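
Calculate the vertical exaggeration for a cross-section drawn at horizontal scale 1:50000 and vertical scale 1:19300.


VE = horizontal_scale / vertical_scale = 50000 / 19300 ≈ 2.6

2.6x


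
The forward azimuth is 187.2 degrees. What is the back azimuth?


back azimuth = (187.2 + 180) mod 360 = 7.2 degrees

7.2 degrees


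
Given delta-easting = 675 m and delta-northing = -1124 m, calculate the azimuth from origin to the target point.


az = atan2(675, -1124) = 149.0 deg
adjusted to 0-360: 149.0 degrees

149.0 degrees


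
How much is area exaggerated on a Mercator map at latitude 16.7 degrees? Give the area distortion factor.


area_distortion = 1/cos^2(16.7) = 1.09

1.09


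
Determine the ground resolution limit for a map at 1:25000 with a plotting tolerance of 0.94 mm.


ground = 0.94 mm * 25000 / 1000 = 23.5 m

23.5 m


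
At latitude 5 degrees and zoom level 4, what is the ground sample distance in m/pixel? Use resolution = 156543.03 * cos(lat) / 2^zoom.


res = 156543.03 * cos(5) / 2^4 = 156543.03 * 0.9961947 / 16 = 9746.71 m/pixel

9746.71 m/pixel


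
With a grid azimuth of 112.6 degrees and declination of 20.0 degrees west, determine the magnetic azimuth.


magnetic azimuth = grid azimuth - declination (east +ve)
mag_az = 112.6 - -20.0 = 132.6 degrees

132.6 degrees


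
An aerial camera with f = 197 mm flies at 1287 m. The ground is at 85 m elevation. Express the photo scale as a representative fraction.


scale = f / (H - h) = 197 mm / 1202 m = 197 / 1202000 = 1:6102

1:6102


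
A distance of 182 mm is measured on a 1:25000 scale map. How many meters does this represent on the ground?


ground = 182 mm * 25000 / 1000 = 4550.0 m

4550.0 m


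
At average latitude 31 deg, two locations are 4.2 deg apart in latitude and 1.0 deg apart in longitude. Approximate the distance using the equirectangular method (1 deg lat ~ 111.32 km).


dlat_km = 4.2 * 111.32 = 467.544
dlon_km = 1.0 * 111.32 * cos(31) ≈ 95.42
dist = sqrt(467.544^2 + 95.42^2) ≈ 477.2 km

477.2 km


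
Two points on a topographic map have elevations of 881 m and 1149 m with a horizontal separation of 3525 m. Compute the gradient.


gradient = (1149 - 881) / 3525 = 268 / 3525 = 0.076

0.076


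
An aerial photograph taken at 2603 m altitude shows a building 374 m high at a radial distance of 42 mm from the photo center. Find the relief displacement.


d = h * r / H = 374 * 42 / 2603 = 6.03 mm

6.03 mm


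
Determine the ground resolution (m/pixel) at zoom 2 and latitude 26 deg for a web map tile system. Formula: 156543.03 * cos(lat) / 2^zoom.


res = 156543.03 * cos(26) / 2^2 = 156543.03 * 0.89879405 / 4 = 35174.99 m/pixel

35174.99 m/pixel


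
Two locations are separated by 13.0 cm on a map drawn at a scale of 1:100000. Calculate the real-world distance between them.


ground = 13.0 cm * 100000 / 100 = 13000.0 m = 13.0 km

13.0 km


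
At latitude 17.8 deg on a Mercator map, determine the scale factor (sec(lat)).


SF = 1 / cos(17.8) = 1 / 0.952129 = 1.05

1.05


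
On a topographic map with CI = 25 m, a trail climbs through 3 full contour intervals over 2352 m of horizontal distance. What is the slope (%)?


elevation change = 3 * 25 = 75 m
slope = 75 / 2352 * 100 = 3.2%

3.2%


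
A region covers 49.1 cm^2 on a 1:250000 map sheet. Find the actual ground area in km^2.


ground_area = 49.1 * (250000/100)^2 = 306875000.0 m^2 = 306.875 km^2

306.875 km^2


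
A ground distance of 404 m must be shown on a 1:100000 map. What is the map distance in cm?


map_cm = 404 * 100 / 100000 = 0.404 cm ≈ 0.4 cm

0.4 cm


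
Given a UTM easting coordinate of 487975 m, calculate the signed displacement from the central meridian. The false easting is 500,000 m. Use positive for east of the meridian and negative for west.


displacement = 487975 - 500000 = -12025 m

-12025 m


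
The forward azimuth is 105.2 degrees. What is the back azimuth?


back azimuth = (105.2 + 180) mod 360 = 285.2 degrees

285.2 degrees


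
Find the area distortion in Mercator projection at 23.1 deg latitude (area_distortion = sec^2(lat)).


area_distortion = 1/cos^2(23.1) = 1.182

1.182


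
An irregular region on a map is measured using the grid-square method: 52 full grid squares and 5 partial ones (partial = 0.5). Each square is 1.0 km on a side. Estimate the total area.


effective squares = 52 + 5 * 0.5 = 54.5
area = 54.5 * 1.0 = 54.5 km^2

54.5 km^2


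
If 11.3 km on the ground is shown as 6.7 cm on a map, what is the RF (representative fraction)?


ground = 11.3 km = 1130000 cm; RF denominator = ground / map = 1130000 / 6.7 ≈ 168657; RF = 1:168657

1:168657


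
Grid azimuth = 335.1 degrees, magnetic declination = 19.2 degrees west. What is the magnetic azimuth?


magnetic azimuth = grid azimuth - declination (east +ve)
mag_az = 335.1 - -19.2 = 354.3 degrees

354.3 degrees


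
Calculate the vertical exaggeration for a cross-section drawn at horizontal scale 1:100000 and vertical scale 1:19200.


VE = horizontal_scale / vertical_scale = 100000 / 19200 ≈ 5.2

5.2x


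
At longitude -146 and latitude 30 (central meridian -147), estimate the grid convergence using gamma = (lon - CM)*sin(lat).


gamma = (-146 - -147) * sin(30) = 1 * 0.5 = 0.5 degrees

0.5 degrees


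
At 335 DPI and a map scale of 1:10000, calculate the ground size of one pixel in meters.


pixel_cm = 2.54 / 335 ≈ 0.007582 cm
ground = pixel_cm * 10000 / 100 = 2.54 * 10000 / (335 * 100) = 25400 / 33500 ≈ 0.76 m

0.76 m


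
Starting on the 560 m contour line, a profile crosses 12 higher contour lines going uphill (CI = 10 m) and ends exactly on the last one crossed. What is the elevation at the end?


elevation = 560 + 12 * 10 = 680 m

680 m


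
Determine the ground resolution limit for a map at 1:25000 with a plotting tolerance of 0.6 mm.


ground = 0.6 mm * 25000 / 1000 = 15.0 m

15.0 m


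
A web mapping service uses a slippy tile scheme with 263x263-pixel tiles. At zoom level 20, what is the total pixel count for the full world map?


tiles per axis = 2^20 = 1048576
total tiles = 1048576^2 = 1099511627776
pixels per axis = 1048576 * 263 = 275775488
total pixels = 275775488^2 = 76052119781638144

76052119781638144 pixels


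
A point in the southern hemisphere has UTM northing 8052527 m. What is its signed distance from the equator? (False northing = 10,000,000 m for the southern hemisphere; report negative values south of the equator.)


For southern: actual = 8052527 - 10000000 = -1947473 m

-1947473 m


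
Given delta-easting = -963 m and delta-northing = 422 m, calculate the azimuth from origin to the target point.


az = atan2(-963, 422) = -66.3 deg
adjusted to 0-360: 293.7 degrees

293.7 degrees


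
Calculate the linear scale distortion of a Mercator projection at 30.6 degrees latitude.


SF = 1 / cos(30.6) = 1 / 0.860742 = 1.162

1.162


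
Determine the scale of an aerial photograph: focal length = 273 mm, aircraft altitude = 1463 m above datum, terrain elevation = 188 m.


scale = f / (H - h) = 273 mm / 1275 m = 273 / 1275000 = 1:4670

1:4670


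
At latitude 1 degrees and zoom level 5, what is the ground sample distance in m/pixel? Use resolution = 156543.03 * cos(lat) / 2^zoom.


res = 156543.03 * cos(1) / 2^5 = 156543.03 * 0.9998477 / 32 = 4891.22 m/pixel

4891.22 m/pixel


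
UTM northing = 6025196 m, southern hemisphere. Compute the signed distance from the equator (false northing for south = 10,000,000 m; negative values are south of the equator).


For southern: actual = 6025196 - 10000000 = -3974804 m

-3974804 m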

▬▬▬▬▬▬▬▬▬▬

### YOUR ASSIGNMENT:
Repeat the entries word for word. Skip none of them.

### SOLUTION BELOW:
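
Calculate the vertical exaggeration for a cross-section drawn at horizontal scale 1:50000 and vertical scale 1:19300.


VE = horizontal_scale / vertical_scale = 50000 / 19300 ≈ 2.6

2.6x


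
The forward azimuth is 187.2 degrees. What is the back azimuth?


back azimuth = (187.2 + 180) mod 360 = 7.2 degrees

7.2 degrees


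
Given delta-easting = 675 m and delta-northing = -1124 m, calculate the azimuth from origin to the target point.


az = atan2(675, -1124) = 149.0 deg
adjusted to 0-360: 149.0 degrees

149.0 degrees


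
How much is area exaggerated on a Mercator map at latitude 16.7 degrees? Give the area distortion factor.


area_distortion = 1/cos^2(16.7) = 1.09

1.09


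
Determine the ground resolution limit for a map at 1:25000 with a plotting tolerance of 0.94 mm.


ground = 0.94 mm * 25000 / 1000 = 23.5 m

23.5 m


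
At latitude 5 degrees and zoom level 4, what is the ground sample distance in m/pixel? Use resolution = 156543.03 * cos(lat) / 2^zoom.


res = 156543.03 * cos(5) / 2^4 = 156543.03 * 0.9961947 / 16 = 9746.71 m/pixel

9746.71 m/pixel


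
With a grid azimuth of 112.6 degrees and declination of 20.0 degrees west, determine the magnetic azimuth.


magnetic azimuth = grid azimuth - declination (east +ve)
mag_az = 112.6 - -20.0 = 132.6 degrees

132.6 degrees


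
An aerial camera with f = 197 mm flies at 1287 m. The ground is at 85 m elevation. Express the photo scale as a representative fraction.


scale = f / (H - h) = 197 mm / 1202 m = 197 / 1202000 = 1:6102

1:6102


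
A distance of 182 mm is measured on a 1:25000 scale map. How many meters does this represent on the ground?


ground = 182 mm * 25000 / 1000 = 4550.0 m

4550.0 m


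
At average latitude 31 deg, two locations are 4.2 deg apart in latitude and 1.0 deg apart in longitude. Approximate the distance using the equirectangular method (1 deg lat ~ 111.32 km).


dlat_km = 4.2 * 111.32 = 467.544
dlon_km = 1.0 * 111.32 * cos(31) ≈ 95.42
dist = sqrt(467.544^2 + 95.42^2) ≈ 477.2 km

477.2 km


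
Two points on a topographic map have elevations of 881 m and 1149 m with a horizontal separation of 3525 m. Compute the gradient.


gradient = (1149 - 881) / 3525 = 268 / 3525 = 0.076

0.076


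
An aerial photograph taken at 2603 m altitude shows a building 374 m high at a radial distance of 42 mm from the photo center. Find the relief displacement.


d = h * r / H = 374 * 42 / 2603 = 6.03 mm

6.03 mm


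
Determine the ground resolution (m/pixel) at zoom 2 and latitude 26 deg for a web map tile system. Formula: 156543.03 * cos(lat) / 2^zoom.


res = 156543.03 * cos(26) / 2^2 = 156543.03 * 0.89879405 / 4 = 35174.99 m/pixel

35174.99 m/pixel


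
Two locations are separated by 13.0 cm on a map drawn at a scale of 1:100000. Calculate the real-world distance between them.


ground = 13.0 cm * 100000 / 100 = 13000.0 m = 13.0 km

13.0 km


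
At latitude 17.8 deg on a Mercator map, determine the scale factor (sec(lat)).


SF = 1 / cos(17.8) = 1 / 0.952129 = 1.05

1.05


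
On a topographic map with CI = 25 m, a trail climbs through 3 full contour intervals over 2352 m of horizontal distance. What is the slope (%)?


elevation change = 3 * 25 = 75 m
slope = 75 / 2352 * 100 = 3.2%

3.2%


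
A region covers 49.1 cm^2 on a 1:250000 map sheet. Find the actual ground area in km^2.


ground_area = 49.1 * (250000/100)^2 = 306875000.0 m^2 = 306.875 km^2

306.875 km^2


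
A ground distance of 404 m must be shown on a 1:100000 map. What is the map distance in cm?


map_cm = 404 * 100 / 100000 = 0.404 cm ≈ 0.4 cm

0.4 cm


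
Given a UTM easting coordinate of 487975 m, calculate the signed displacement from the central meridian. The false easting is 500,000 m. Use positive for east of the meridian and negative for west.


displacement = 487975 - 500000 = -12025 m

-12025 m


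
The forward azimuth is 105.2 degrees. What is the back azimuth?


back azimuth = (105.2 + 180) mod 360 = 285.2 degrees

285.2 degrees


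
Find the area distortion in Mercator projection at 23.1 deg latitude (area_distortion = sec^2(lat)).


area_distortion = 1/cos^2(23.1) = 1.182

1.182


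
An irregular region on a map is measured using the grid-square method: 52 full grid squares and 5 partial ones (partial = 0.5). Each square is 1.0 km on a side. Estimate the total area.


effective squares = 52 + 5 * 0.5 = 54.5
area = 54.5 * 1.0 = 54.5 km^2

54.5 km^2


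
If 11.3 km on the ground is shown as 6.7 cm on a map, what is the RF (representative fraction)?


ground = 11.3 km = 1130000 cm; RF denominator = ground / map = 1130000 / 6.7 ≈ 168657; RF = 1:168657

1:168657


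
Grid azimuth = 335.1 degrees, magnetic declination = 19.2 degrees west. What is the magnetic azimuth?


magnetic azimuth = grid azimuth - declination (east +ve)
mag_az = 335.1 - -19.2 = 354.3 degrees

354.3 degrees


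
Calculate the vertical exaggeration for a cross-section drawn at horizontal scale 1:100000 and vertical scale 1:19200.


VE = horizontal_scale / vertical_scale = 100000 / 19200 ≈ 5.2

5.2x


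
At longitude -146 and latitude 30 (central meridian -147), estimate the grid convergence using gamma = (lon - CM)*sin(lat).


gamma = (-146 - -147) * sin(30) = 1 * 0.5 = 0.5 degrees

0.5 degrees


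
At 335 DPI and a map scale of 1:10000, calculate the ground size of one pixel in meters.


pixel_cm = 2.54 / 335 ≈ 0.007582 cm
ground = pixel_cm * 10000 / 100 = 2.54 * 10000 / (335 * 100) = 25400 / 33500 ≈ 0.76 m

0.76 m


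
Starting on the 560 m contour line, a profile crosses 12 higher contour lines going uphill (CI = 10 m) and ends exactly on the last one crossed. What is the elevation at the end?


elevation = 560 + 12 * 10 = 680 m

680 m


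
Determine the ground resolution limit for a map at 1:25000 with a plotting tolerance of 0.6 mm.


ground = 0.6 mm * 25000 / 1000 = 15.0 m

15.0 m


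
A web mapping service uses a slippy tile scheme with 263x263-pixel tiles. At zoom level 20, what is the total pixel count for the full world map?


tiles per axis = 2^20 = 1048576
total tiles = 1048576^2 = 1099511627776
pixels per axis = 1048576 * 263 = 275775488
total pixels = 275775488^2 = 76052119781638144

76052119781638144 pixels


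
A point in the southern hemisphere has UTM northing 8052527 m. What is its signed distance from the equator? (False northing = 10,000,000 m for the southern hemisphere; report negative values south of the equator.)


For southern: actual = 8052527 - 10000000 = -1947473 m

-1947473 m


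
Given delta-easting = -963 m and delta-northing = 422 m, calculate the azimuth from origin to the target point.


az = atan2(-963, 422) = -66.3 deg
adjusted to 0-360: 293.7 degrees

293.7 degrees


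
Calculate the linear scale distortion of a Mercator projection at 30.6 degrees latitude.


SF = 1 / cos(30.6) = 1 / 0.860742 = 1.162

1.162


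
Determine the scale of an aerial photograph: focal length = 273 mm, aircraft altitude = 1463 m above datum, terrain elevation = 188 m.


scale = f / (H - h) = 273 mm / 1275 m = 273 / 1275000 = 1:4670

1:4670


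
At latitude 1 degrees and zoom level 5, what is the ground sample distance in m/pixel? Use resolution = 156543.03 * cos(lat) / 2^zoom.


res = 156543.03 * cos(1) / 2^5 = 156543.03 * 0.9998477 / 32 = 4891.22 m/pixel

4891.22 m/pixel


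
UTM northing = 6025196 m, southern hemisphere. Compute the signed distance from the equator (false northing for south = 10,000,000 m; negative values are south of the equator).


For southern: actual = 6025196 - 10000000 = -3974804 m

-3974804 m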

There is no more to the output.